THE TASK | When you reach the line containing "pos=(+0.597,-0.259) vel=(+0.000,+0.000) ωy=+0.00" in the records below, start copying exactly, and stop once you have copied the line containing "m= 0.93 μ=0.23".

Top of ENTRIES SUPPLIED

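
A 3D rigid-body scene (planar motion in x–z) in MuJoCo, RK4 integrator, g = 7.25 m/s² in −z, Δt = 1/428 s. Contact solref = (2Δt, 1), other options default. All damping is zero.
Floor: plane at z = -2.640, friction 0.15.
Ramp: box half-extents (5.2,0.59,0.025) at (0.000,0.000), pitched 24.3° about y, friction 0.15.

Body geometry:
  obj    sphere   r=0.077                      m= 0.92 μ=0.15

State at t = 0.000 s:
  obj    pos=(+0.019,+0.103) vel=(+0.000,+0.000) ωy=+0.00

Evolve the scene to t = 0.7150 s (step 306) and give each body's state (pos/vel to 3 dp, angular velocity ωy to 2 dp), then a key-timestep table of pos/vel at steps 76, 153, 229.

State at t = 0.7150 s:
  obj    pos=(+0.516,-0.121) vel=(+1.389,-0.627) ωy=+19.78

Key-timestep trajectory:
   step    t(s)  obj.x    obj.z    obj.vx   obj.vz 
     76  0.1776   +0.050  +0.089  +0.345  -0.156
    153  0.3575   +0.143  +0.047  +0.694  -0.314
    229  0.5350   +0.297  -0.022  +1.039  -0.469


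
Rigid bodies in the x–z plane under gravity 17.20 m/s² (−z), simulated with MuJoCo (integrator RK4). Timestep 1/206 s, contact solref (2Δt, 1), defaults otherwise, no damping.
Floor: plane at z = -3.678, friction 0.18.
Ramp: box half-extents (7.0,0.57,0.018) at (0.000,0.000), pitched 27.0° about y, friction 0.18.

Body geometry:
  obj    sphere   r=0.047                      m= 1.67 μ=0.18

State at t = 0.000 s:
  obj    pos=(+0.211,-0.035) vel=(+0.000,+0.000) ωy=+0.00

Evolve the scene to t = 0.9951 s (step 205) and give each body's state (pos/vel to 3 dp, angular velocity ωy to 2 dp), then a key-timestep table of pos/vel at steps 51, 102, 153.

State at t = 0.9951 s:
  obj    pos=(+2.672,-1.289) vel=(+4.946,-2.520) ωy=+118.06

Key-timestep trajectory:
   step    t(s)  obj.x    obj.z    obj.vx   obj.vz 
     51  0.2476   +0.364  -0.112  +1.231  -0.627
    102  0.4951   +0.821  -0.345  +2.461  -1.254
    153  0.7427   +1.582  -0.733  +3.691  -1.881


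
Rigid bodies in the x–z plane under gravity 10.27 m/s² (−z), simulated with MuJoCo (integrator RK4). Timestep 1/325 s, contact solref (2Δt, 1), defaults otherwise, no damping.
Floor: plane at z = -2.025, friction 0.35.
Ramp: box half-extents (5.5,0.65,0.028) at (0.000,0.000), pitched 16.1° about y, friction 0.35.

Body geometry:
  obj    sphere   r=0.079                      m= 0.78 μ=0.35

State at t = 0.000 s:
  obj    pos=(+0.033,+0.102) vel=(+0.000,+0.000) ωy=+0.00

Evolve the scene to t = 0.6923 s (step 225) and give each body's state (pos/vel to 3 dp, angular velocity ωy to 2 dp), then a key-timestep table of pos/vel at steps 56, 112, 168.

State at t = 0.6923 s:
  obj    pos=(+0.501,-0.033) vel=(+1.353,-0.391) ωy=+17.82

Key-timestep trajectory:
   step    t(s)  obj.x    obj.z    obj.vx   obj.vz 
     56  0.1723   +0.062  +0.093  +0.337  -0.097
    112  0.3446   +0.149  +0.068  +0.674  -0.194
    168  0.5169   +0.294  +0.026  +1.010  -0.292


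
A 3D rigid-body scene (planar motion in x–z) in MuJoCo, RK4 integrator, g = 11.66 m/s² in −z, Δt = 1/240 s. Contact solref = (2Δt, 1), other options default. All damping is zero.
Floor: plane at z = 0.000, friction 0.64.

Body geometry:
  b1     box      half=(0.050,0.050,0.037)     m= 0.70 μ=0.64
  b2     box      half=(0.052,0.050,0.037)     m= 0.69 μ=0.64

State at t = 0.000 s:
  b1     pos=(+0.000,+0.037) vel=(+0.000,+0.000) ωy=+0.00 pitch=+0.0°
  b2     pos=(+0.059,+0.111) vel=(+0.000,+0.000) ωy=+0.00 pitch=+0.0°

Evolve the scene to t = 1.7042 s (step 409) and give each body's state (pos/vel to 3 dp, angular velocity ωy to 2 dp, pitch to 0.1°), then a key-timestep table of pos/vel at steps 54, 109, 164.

State at t = 1.7042 s:
  b1     pos=(+0.000,+0.037) vel=(+0.000,+0.000) ωy=+0.00 pitch=+0.0°
  b2     pos=(+0.106,+0.052) vel=(+0.000,+0.000) ωy=+0.00 pitch=+90.0°

Key-timestep trajectory:
   step    t(s)  b1.x    b1.z    b1.vx   b1.vz   b2.x    b2.z    b2.vx   b2.vz 
     54  0.2250   +0.000  +0.037  +0.000  +0.000   +0.097  +0.057  +0.337  -0.858
    109  0.4542   +0.000  +0.037  +0.000  +0.000   +0.138  +0.064  +0.016  +0.001
    164  0.6833   +0.000  +0.037  +0.000  +0.000   +0.116  +0.058  -0.296  -0.138


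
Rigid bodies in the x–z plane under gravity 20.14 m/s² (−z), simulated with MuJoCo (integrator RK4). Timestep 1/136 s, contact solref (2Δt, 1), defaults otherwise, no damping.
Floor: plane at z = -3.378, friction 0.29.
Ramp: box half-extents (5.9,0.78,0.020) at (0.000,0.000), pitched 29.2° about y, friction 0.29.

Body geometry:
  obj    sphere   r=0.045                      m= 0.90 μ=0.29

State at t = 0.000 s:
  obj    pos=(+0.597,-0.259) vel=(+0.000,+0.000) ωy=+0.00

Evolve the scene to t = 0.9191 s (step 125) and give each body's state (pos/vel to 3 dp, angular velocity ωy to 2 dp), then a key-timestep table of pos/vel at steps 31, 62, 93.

State at t = 0.9191 s:
  obj    pos=(+3.185,-1.705) vel=(+5.631,-3.147) ωy=+143.31

Key-timestep trajectory:
   step    t(s)  obj.x    obj.z    obj.vx   obj.vz 
     31  0.2279   +0.756  -0.348  +1.397  -0.781
     62  0.4559   +1.234  -0.615  +2.793  -1.561
     93  0.6838   +2.030  -1.060  +4.189  -2.341


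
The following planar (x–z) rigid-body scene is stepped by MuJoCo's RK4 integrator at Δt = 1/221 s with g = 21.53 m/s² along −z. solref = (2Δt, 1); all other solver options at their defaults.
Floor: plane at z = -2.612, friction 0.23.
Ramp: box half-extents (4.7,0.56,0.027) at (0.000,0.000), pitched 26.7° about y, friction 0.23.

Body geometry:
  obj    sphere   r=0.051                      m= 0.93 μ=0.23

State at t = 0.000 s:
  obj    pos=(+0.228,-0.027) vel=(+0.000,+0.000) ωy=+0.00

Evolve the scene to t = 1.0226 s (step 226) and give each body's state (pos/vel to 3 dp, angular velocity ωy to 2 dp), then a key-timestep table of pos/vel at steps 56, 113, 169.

State at t = 1.0226 s:
  obj    pos=(+3.456,-1.651) vel=(+6.313,-3.175) ωy=+138.52

Key-timestep trajectory:
   step    t(s)  obj.x    obj.z    obj.vx   obj.vz 
     56  0.2534   +0.426  -0.127  +1.565  -0.787
    113  0.5113   +1.035  -0.433  +3.157  -1.588
    169  0.7647   +2.033  -0.935  +4.721  -2.374


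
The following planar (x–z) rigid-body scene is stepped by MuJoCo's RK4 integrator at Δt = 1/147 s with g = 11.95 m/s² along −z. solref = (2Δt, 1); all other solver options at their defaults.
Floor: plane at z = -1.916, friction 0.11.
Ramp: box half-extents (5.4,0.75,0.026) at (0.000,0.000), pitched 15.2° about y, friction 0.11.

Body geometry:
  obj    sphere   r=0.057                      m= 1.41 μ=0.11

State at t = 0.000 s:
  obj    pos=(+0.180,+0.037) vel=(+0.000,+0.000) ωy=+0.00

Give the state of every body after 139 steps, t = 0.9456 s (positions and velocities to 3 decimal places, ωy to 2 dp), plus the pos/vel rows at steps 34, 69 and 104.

State at t = 0.9456 s:
  obj    pos=(+1.146,-0.225) vel=(+2.042,-0.555) ωy=+37.11

Key-timestep trajectory:
   step    t(s)  obj.x    obj.z    obj.vx   obj.vz 
     34  0.2313   +0.238  +0.021  +0.500  -0.136
     69  0.4694   +0.418  -0.028  +1.014  -0.275
    104  0.7075   +0.721  -0.110  +1.528  -0.415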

Bottom of ENTRIES SUPPLIED

YOUR SOLUTION |
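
  obj    pos=(+0.597,-0.259) vel=(+0.000,+0.000) ωy=+0.00

Evolve the scene to t = 0.9191 s (step 125) and give each body's state (pos/vel to 3 dp, angular velocity ωy to 2 dp), then a key-timestep table of pos/vel at steps 31, 62, 93.

State at t = 0.9191 s:
  obj    pos=(+3.185,-1.705) vel=(+5.631,-3.147) ωy=+143.31

Key-timestep trajectory:
   step    t(s)  obj.x    obj.z    obj.vx   obj.vz 
     31  0.2279   +0.756  -0.348  +1.397  -0.781
     62  0.4559   +1.234  -0.615  +2.793  -1.561
     93  0.6838   +2.030  -1.060  +4.189  -2.341


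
The following planar (x–z) rigid-body scene is stepped by MuJoCo's RK4 integrator at Δt = 1/221 s with g = 21.53 m/s² along −z. solref = (2Δt, 1); all other solver options at their defaults.
Floor: plane at z = -2.612, friction 0.23.
Ramp: box half-extents (4.7,0.56,0.027) at (0.000,0.000), pitched 26.7° about y, friction 0.23.

Body geometry:
  obj    sphere   r=0.051                      m= 0.93 μ=0.23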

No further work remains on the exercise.